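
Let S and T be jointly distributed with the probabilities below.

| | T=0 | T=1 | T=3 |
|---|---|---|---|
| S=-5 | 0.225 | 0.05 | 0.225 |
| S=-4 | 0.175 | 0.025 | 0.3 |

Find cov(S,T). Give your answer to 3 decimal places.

0.100

E[S] = -4.5,  E[T] = 1.65
E[ST] = -7.325
cov(S,T) = E[ST] − E[S]E[T] = -7.325 − (-4.5)(1.65) = 0.1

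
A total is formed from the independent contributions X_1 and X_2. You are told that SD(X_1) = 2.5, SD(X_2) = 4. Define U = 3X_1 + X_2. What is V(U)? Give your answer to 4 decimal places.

72.2500

V(X_1) = 6.25, V(X_2) = 16
By independence, V(U) = (3)²V(X_1) + (1)²V(X_2)
= (3)²·6.25 + (1)²·16 = 72.25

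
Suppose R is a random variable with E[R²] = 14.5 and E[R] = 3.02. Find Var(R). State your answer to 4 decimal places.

Var(R) = 14.5 − (3.02)² = 5.3796

5.3796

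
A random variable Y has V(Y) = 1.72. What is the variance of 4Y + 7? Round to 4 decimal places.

V(4Y + 7) = (4)²·V(Y) = 16·1.72 = 27.52

27.5200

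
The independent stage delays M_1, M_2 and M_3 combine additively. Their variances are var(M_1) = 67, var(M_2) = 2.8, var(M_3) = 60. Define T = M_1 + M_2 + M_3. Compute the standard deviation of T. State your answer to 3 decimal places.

By independence, var(T) = (1)²var(M_1) + (1)²var(M_2) + (1)²var(M_3)
= (1)²·67 + (1)²·2.8 + (1)²·60 = 129.8
σ(T) = √129.8 ≈ 11.393

11.393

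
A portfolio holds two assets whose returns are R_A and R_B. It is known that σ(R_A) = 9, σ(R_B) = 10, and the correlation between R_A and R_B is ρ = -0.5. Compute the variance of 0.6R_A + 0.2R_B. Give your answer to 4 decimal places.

var(R_A) = (9)² = 81;  var(R_B) = (10)² = 100
Cov(R_A,R_B) = ρ·σ(R_A)·σ(R_B) = -0.5·9·10 = -45
var(0.6R_A + 0.2R_B) = (0.6)²·var(R_A) + (0.2)²·var(R_B) + 2·(0.6)·(0.2)·Cov(R_A,R_B)
= 0.36·81 + 0.04·100 + 0.24·-45 = 22.36

22.3600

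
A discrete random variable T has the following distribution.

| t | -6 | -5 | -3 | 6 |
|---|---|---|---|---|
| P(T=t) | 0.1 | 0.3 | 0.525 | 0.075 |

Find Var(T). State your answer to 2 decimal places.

8.12

E[T] = (-6)(0.1) + (-5)(0.3) + (-3)(0.525) + (6)(0.075) = -3.225
E[T²] = (-6)²(0.1) + (-5)²(0.3) + (-3)²(0.525) + (6)²(0.075) = 18.525
Var(T) = E[T²] − (E[T])² = 18.525 − (-3.225)² = 8.124375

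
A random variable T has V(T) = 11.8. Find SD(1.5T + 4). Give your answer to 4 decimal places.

5.1527

V(1.5T + 4) = (1.5)²·11.8 = 26.55
SD(1.5T + 4) = √26.55 ≈ 5.1527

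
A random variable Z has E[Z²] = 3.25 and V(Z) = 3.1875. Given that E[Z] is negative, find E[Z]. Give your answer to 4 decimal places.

(E[Z])² = E[Z²] − V(Z) = 3.25 − 3.1875 = 0.0625
E[Z] = −√0.0625 = -0.25

-0.2500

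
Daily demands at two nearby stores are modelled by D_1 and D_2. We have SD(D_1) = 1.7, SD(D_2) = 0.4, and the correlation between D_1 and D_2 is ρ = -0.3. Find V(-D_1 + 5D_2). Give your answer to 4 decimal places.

8.9300

V(D_1) = (1.7)² = 2.89;  V(D_2) = (0.4)² = 0.16
cov(D_1,D_2) = ρ·SD(D_1)·SD(D_2) = -0.3·1.7·0.4 = -0.204
V(-D_1 + 5D_2) = (-1)²·V(D_1) + (5)²·V(D_2) + 2·(-1)·(5)·cov(D_1,D_2)
= 1·2.89 + 25·0.16 + -10·-0.204 = 8.93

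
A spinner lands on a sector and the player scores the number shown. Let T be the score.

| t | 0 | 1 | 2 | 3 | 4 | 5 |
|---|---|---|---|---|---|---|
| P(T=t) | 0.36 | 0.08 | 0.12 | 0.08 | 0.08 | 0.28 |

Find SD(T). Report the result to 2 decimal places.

2.09

E[T] = (0)(0.36) + (1)(0.08) + (2)(0.12) + (3)(0.08) + (4)(0.08) + (5)(0.28) = 2.28
E[T²] = (0)²(0.36) + (1)²(0.08) + (2)²(0.12) + (3)²(0.08) + (4)²(0.08) + (5)²(0.28) = 9.56
V(T) = E[T²] − (E[T])² = 9.56 − (2.28)² = 4.3616
SD(T) = √4.3616 ≈ 2.09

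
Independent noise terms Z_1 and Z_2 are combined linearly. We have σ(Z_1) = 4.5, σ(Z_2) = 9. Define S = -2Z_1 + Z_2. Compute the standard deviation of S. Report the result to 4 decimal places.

12.7279

Var(Z_1) = 20.25, Var(Z_2) = 81
By independence, Var(S) = (-2)²Var(Z_1) + (1)²Var(Z_2)
= (-2)²·20.25 + (1)²·81 = 162
σ(S) = √162 ≈ 12.7279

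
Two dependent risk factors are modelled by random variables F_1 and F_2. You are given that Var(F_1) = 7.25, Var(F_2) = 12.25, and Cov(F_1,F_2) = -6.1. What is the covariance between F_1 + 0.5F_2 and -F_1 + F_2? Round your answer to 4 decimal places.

-4.1750

Cov(F_1 + 0.5F_2, -F_1 + F_2) = (1)(-1)Var(F_1) + (0.5)(1)Var(F_2) + [(1)(1) + (0.5)(-1)]Cov(F_1,F_2)
= -1·7.25 + 0.5·12.25 + 0.5·-6.1 = -4.175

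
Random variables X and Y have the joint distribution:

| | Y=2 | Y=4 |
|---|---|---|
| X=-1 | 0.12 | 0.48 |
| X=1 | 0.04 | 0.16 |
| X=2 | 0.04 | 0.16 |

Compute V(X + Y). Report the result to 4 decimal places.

E[X] = 0,  E[Y] = 3.6,  E[XY] = 0
V(X) = 1.6 − (0)² = 1.6;  V(Y) = 13.6 − (3.6)² = 0.64
Cov(X,Y) = 0 − (0)(3.6) = 0
V(X + Y) = (1)²·1.6 + (1)²·0.64 + 2·(1)·(1)·0 = 2.24

2.2400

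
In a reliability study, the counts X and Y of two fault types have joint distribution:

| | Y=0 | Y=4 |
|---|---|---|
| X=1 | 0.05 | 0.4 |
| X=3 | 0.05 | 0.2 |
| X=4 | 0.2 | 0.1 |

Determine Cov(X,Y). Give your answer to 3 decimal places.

E[X] = 2.4,  E[Y] = 2.8
E[XY] = 5.6
Cov(X,Y) = E[XY] − E[X]E[Y] = 5.6 − (2.4)(2.8) = -1.12

-1.120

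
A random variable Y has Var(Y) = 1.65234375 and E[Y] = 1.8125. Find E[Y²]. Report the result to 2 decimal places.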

***

■ TASK OBJECTIVE
Count how many lines in the data contain the word "distribution", giving the number without comment.

■ TASK RESULT
3